| TASK INSTRUCTIONS |
Look for the line that has "17. P2: load" in the material below; please repeat it and every line after it, exactly, up to and including the line that has "29. P2: store L0 := 45", and nothing else.
____
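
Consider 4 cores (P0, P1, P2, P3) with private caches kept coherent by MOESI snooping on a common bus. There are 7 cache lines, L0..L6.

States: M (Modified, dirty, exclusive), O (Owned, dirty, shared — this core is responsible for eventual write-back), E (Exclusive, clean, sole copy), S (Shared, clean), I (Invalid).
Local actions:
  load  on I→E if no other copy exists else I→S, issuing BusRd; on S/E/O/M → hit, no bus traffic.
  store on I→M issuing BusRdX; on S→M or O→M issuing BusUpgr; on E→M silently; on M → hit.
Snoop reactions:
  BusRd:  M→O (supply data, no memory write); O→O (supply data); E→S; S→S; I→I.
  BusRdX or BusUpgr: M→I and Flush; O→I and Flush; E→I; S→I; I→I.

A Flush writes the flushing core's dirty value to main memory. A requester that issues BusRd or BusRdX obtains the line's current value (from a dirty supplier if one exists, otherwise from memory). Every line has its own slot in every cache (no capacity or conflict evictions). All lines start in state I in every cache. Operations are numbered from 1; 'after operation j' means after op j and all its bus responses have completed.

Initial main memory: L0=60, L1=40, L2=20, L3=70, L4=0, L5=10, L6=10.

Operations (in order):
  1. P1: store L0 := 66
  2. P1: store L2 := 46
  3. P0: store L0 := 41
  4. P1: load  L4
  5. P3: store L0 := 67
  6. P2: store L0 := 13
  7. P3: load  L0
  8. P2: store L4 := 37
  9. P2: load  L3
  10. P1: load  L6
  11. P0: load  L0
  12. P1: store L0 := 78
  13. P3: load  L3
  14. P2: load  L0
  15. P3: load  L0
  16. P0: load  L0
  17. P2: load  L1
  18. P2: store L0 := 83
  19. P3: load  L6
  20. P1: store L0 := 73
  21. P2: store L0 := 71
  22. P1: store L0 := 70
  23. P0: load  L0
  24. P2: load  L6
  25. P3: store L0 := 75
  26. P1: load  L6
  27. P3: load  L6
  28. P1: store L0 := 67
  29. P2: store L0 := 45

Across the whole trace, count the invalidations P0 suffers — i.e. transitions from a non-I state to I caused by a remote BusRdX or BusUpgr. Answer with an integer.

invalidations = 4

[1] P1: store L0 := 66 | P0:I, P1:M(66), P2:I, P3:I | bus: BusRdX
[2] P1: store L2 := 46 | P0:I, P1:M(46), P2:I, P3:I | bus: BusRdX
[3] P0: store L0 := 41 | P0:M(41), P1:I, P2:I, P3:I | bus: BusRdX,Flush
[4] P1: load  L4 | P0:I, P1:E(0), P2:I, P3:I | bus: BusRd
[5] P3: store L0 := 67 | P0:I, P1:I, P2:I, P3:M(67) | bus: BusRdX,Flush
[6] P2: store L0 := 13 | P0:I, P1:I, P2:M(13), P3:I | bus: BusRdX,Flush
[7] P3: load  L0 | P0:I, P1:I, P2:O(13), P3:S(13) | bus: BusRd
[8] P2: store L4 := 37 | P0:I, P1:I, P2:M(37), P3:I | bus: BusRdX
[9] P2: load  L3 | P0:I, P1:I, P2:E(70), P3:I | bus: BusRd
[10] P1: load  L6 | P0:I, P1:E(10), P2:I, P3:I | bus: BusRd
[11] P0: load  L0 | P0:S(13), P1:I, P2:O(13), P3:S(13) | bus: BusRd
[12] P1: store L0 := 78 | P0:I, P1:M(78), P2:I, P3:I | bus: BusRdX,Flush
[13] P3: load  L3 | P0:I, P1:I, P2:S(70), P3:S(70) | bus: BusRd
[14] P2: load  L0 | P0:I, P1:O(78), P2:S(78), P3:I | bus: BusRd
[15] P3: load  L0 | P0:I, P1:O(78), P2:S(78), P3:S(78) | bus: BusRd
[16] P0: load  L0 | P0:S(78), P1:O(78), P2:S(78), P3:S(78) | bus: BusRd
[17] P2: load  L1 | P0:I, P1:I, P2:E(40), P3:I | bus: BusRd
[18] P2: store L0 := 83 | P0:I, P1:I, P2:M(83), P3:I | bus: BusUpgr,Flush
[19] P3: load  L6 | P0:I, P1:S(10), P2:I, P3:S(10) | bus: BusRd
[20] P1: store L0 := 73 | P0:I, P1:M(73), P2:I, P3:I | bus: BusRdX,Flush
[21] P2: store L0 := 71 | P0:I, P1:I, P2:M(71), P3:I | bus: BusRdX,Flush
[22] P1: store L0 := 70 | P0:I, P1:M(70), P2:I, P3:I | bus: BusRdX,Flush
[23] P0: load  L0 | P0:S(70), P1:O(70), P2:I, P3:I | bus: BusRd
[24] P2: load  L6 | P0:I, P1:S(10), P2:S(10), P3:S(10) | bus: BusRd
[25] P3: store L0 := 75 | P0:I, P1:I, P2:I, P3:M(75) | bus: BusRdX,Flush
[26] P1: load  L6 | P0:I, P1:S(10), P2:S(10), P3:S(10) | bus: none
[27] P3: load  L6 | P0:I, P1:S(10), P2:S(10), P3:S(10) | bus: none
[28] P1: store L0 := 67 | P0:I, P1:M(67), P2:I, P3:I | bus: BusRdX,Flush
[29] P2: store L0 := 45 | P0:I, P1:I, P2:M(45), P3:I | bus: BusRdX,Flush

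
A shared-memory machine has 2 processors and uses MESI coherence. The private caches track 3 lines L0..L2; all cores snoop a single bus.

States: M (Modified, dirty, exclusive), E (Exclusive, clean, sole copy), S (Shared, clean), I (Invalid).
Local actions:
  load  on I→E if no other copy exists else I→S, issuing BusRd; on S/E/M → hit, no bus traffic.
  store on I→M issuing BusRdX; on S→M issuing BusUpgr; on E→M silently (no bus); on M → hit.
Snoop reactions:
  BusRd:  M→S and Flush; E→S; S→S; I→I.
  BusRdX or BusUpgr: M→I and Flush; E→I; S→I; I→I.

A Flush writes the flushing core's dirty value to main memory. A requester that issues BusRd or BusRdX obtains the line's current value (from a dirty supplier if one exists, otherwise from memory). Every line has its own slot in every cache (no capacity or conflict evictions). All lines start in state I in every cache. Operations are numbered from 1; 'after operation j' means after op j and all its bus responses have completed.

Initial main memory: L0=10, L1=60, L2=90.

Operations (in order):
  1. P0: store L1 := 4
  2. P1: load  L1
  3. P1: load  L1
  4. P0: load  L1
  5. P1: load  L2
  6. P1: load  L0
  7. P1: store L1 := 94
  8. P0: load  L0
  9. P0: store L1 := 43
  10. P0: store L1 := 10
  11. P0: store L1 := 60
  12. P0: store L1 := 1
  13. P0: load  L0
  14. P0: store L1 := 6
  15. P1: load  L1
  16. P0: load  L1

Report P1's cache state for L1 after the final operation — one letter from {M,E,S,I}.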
____
| RESULT OF THIS TASK |
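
  17. P2: load  L1
  18. P2: store L0 := 83
  19. P3: load  L6
  20. P1: store L0 := 73
  21. P2: store L0 := 71
  22. P1: store L0 := 70
  23. P0: load  L0
  24. P2: load  L6
  25. P3: store L0 := 75
  26. P1: load  L6
  27. P3: load  L6
  28. P1: store L0 := 67
  29. P2: store L0 := 45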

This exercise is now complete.